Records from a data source

────────────────────

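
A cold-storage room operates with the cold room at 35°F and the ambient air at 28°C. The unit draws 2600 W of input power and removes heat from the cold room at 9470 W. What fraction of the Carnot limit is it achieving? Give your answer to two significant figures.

0.35

COP_actual = Q̇_C/Ẇ = 9470/2600 = 3.642.
In absolute terms T_C = 274.82 K and T_H = 301.15 K, so ΔT = 26.33 K.
COP_Carnot = T_C/ΔT = 274.82/26.33 = 10.44.
η_II = COP_actual/COP_Carnot = 3.642/10.44 = 0.3490.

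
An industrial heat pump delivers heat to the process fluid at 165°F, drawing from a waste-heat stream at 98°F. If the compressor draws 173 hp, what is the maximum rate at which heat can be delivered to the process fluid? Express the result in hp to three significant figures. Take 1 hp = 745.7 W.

1610 hp

In absolute terms T_C = 309.82 K and T_H = 347.04 K, so ΔT = 37.22 K.
COP_Carnot = T_H/ΔT = 347.04/37.22 = 9.323.
Q̇_max = COP_Carnot × Ẇ = 9.323 × 173.0 hp = 1613 hp.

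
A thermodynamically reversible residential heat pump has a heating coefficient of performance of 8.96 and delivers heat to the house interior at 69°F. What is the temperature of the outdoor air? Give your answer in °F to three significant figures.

10.0 °F

COP_HP = T_H/(T_H − T_C) gives T_H − T_C = T_H/COP.
With T_H = 293.71 K, T_C = 293.71 × (1 − 1/8.96) = 260.93 K.
Converting, 260.93 K = 10.00°F.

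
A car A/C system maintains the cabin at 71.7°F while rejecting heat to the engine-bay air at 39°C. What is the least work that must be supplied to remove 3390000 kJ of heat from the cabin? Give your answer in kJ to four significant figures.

194600 kJ

In absolute terms T_C = 295.21 K and T_H = 312.15 K, so ΔT = 16.94 K.
The reversible limit is COP_R = T_C/ΔT = 17.42, so W_min = Q_C/COP = Q_C·ΔT/T_C.
W_min = 3390000 × 16.94/295.21 = 194600 kJ.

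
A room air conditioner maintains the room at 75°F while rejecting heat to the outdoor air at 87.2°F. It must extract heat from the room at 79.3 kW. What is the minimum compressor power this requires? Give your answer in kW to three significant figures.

1.81 kW

In absolute terms T_C = 297.04 K and T_H = 303.82 K, so ΔT = 6.778 K.
COP_Carnot = T_C/ΔT = 297.04/6.778 = 43.83.
Ẇ_min = Q̇/COP_Carnot = 79.30/43.83 = 1.809 kW.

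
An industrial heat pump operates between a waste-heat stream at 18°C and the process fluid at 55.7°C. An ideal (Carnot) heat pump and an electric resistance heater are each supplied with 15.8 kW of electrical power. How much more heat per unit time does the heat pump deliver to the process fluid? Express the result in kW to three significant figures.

In absolute terms T_C = 291.15 K and T_H = 328.85 K, so ΔT = 37.70 K.
COP_Carnot = T_H/ΔT = 328.85/37.70 = 8.723.
The heat pump delivers Q̇_H = COP × Ẇ = 137.8 kW; the resistance heater delivers Ẇ = 15.80 kW.
Extra = (COP − 1)·Ẇ = 122.0 kW.

122 kW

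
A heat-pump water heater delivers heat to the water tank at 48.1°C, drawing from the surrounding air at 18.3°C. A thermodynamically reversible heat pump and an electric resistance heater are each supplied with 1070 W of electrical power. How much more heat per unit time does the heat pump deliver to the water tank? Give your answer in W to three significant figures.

10500 W

In absolute terms T_C = 291.45 K and T_H = 321.25 K, so ΔT = 29.80 K.
COP_Carnot = T_H/ΔT = 321.25/29.80 = 10.78.
The heat pump delivers Q̇_H = COP × Ẇ = 11530 W; the resistance heater delivers Ẇ = 1070 W.
Extra = (COP − 1)·Ẇ = 10460 W.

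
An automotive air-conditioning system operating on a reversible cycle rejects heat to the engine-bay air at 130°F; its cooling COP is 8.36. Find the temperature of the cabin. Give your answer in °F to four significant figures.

67.00 °F

For a Carnot refrigerator COP_R = T_C/(T_H − T_C), so T_C = COP·T_H/(1 + COP).
With T_H = 327.59 K, T_C = 8.36 × 327.59/9.360 = 292.60 K.
Converting, 292.60 K = 67.00°F.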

────────────────────

▶ EXERCISE
Output all of the data again, exactly.

▶ EXERCISE OUTPUT
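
A cold-storage room operates with the cold room at 35°F and the ambient air at 28°C. The unit draws 2600 W of input power and removes heat from the cold room at 9470 W. What fraction of the Carnot limit is it achieving? Give your answer to two significant figures.

0.35

COP_actual = Q̇_C/Ẇ = 9470/2600 = 3.642.
In absolute terms T_C = 274.82 K and T_H = 301.15 K, so ΔT = 26.33 K.
COP_Carnot = T_C/ΔT = 274.82/26.33 = 10.44.
η_II = COP_actual/COP_Carnot = 3.642/10.44 = 0.3490.

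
An industrial heat pump delivers heat to the process fluid at 165°F, drawing from a waste-heat stream at 98°F. If the compressor draws 173 hp, what is the maximum rate at which heat can be delivered to the process fluid? Express the result in hp to three significant figures. Take 1 hp = 745.7 W.

1610 hp

In absolute terms T_C = 309.82 K and T_H = 347.04 K, so ΔT = 37.22 K.
COP_Carnot = T_H/ΔT = 347.04/37.22 = 9.323.
Q̇_max = COP_Carnot × Ẇ = 9.323 × 173.0 hp = 1613 hp.

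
A thermodynamically reversible residential heat pump has a heating coefficient of performance of 8.96 and delivers heat to the house interior at 69°F. What is the temperature of the outdoor air? Give your answer in °F to three significant figures.

10.0 °F

COP_HP = T_H/(T_H − T_C) gives T_H − T_C = T_H/COP.
With T_H = 293.71 K, T_C = 293.71 × (1 − 1/8.96) = 260.93 K.
Converting, 260.93 K = 10.00°F.

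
A car A/C system maintains the cabin at 71.7°F while rejecting heat to the engine-bay air at 39°C. What is the least work that must be supplied to remove 3390000 kJ of heat from the cabin? Give your answer in kJ to four significant figures.

194600 kJ

In absolute terms T_C = 295.21 K and T_H = 312.15 K, so ΔT = 16.94 K.
The reversible limit is COP_R = T_C/ΔT = 17.42, so W_min = Q_C/COP = Q_C·ΔT/T_C.
W_min = 3390000 × 16.94/295.21 = 194600 kJ.

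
A room air conditioner maintains the room at 75°F while rejecting heat to the outdoor air at 87.2°F. It must extract heat from the room at 79.3 kW. What is the minimum compressor power this requires? Give your answer in kW to three significant figures.

1.81 kW

In absolute terms T_C = 297.04 K and T_H = 303.82 K, so ΔT = 6.778 K.
COP_Carnot = T_C/ΔT = 297.04/6.778 = 43.83.
Ẇ_min = Q̇/COP_Carnot = 79.30/43.83 = 1.809 kW.

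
An industrial heat pump operates between a waste-heat stream at 18°C and the process fluid at 55.7°C. An ideal (Carnot) heat pump and an electric resistance heater are each supplied with 15.8 kW of electrical power. How much more heat per unit time does the heat pump deliver to the process fluid? Express the result in kW to three significant figures.

In absolute terms T_C = 291.15 K and T_H = 328.85 K, so ΔT = 37.70 K.
COP_Carnot = T_H/ΔT = 328.85/37.70 = 8.723.
The heat pump delivers Q̇_H = COP × Ẇ = 137.8 kW; the resistance heater delivers Ẇ = 15.80 kW.
Extra = (COP − 1)·Ẇ = 122.0 kW.

122 kW

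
A heat-pump water heater delivers heat to the water tank at 48.1°C, drawing from the surrounding air at 18.3°C. A thermodynamically reversible heat pump and an electric resistance heater are each supplied with 1070 W of electrical power. How much more heat per unit time does the heat pump deliver to the water tank? Give your answer in W to three significant figures.

10500 W

In absolute terms T_C = 291.45 K and T_H = 321.25 K, so ΔT = 29.80 K.
COP_Carnot = T_H/ΔT = 321.25/29.80 = 10.78.
The heat pump delivers Q̇_H = COP × Ẇ = 11530 W; the resistance heater delivers Ẇ = 1070 W.
Extra = (COP − 1)·Ẇ = 10460 W.

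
An automotive air-conditioning system operating on a reversible cycle rejects heat to the engine-bay air at 130°F; its cooling COP is 8.36. Find the temperature of the cabin. Give your answer in °F to four significant figures.

67.00 °F

For a Carnot refrigerator COP_R = T_C/(T_H − T_C), so T_C = COP·T_H/(1 + COP).
With T_H = 327.59 K, T_C = 8.36 × 327.59/9.360 = 292.60 K.
Converting, 292.60 K = 67.00°F.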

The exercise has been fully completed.